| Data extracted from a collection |
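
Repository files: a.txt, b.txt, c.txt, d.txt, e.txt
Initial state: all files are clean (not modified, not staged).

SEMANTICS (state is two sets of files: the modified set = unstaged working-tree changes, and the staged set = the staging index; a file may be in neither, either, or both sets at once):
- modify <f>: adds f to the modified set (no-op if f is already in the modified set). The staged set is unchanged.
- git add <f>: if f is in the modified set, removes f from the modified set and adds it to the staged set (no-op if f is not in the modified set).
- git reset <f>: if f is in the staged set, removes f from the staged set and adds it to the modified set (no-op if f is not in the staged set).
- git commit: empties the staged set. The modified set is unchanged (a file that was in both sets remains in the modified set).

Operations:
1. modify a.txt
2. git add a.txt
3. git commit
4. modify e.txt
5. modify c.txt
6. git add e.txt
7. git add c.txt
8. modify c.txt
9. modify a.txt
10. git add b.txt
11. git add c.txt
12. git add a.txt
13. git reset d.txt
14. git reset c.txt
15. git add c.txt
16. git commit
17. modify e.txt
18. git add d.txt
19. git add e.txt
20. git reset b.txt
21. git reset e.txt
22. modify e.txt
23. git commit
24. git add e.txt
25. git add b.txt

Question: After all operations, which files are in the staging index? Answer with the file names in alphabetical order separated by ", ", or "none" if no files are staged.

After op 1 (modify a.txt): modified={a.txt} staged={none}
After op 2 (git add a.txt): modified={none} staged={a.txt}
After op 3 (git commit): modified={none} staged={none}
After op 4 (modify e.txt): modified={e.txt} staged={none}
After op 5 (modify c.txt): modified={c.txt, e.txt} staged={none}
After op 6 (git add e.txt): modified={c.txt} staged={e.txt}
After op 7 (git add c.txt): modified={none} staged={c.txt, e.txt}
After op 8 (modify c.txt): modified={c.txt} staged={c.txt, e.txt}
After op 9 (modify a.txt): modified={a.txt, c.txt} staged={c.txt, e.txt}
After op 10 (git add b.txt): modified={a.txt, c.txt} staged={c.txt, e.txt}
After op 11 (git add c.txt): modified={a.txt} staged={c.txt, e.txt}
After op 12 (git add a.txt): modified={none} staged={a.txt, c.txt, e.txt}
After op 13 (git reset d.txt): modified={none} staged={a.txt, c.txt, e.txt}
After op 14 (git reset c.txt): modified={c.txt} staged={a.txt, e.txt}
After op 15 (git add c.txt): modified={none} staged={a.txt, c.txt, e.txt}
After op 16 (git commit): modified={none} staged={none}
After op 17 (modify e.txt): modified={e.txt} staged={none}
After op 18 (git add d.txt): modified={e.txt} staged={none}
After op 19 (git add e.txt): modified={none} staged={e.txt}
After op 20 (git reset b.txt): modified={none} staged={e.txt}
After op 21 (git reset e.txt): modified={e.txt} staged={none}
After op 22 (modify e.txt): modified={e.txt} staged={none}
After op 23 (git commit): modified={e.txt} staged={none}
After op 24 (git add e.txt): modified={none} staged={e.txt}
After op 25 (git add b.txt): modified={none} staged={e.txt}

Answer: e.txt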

| Task instructions |
Whenever the string "sets" shows up in a line above, copy that line.

| Solution to this problem |
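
SEMANTICS (state is two sets of files: the modified set = unstaged working-tree changes, and the staged set = the staging index; a file may be in neither, either, or both sets at once):
- git commit: empties the staged set. The modified set is unchanged (a file that was in both sets remains in the modified set).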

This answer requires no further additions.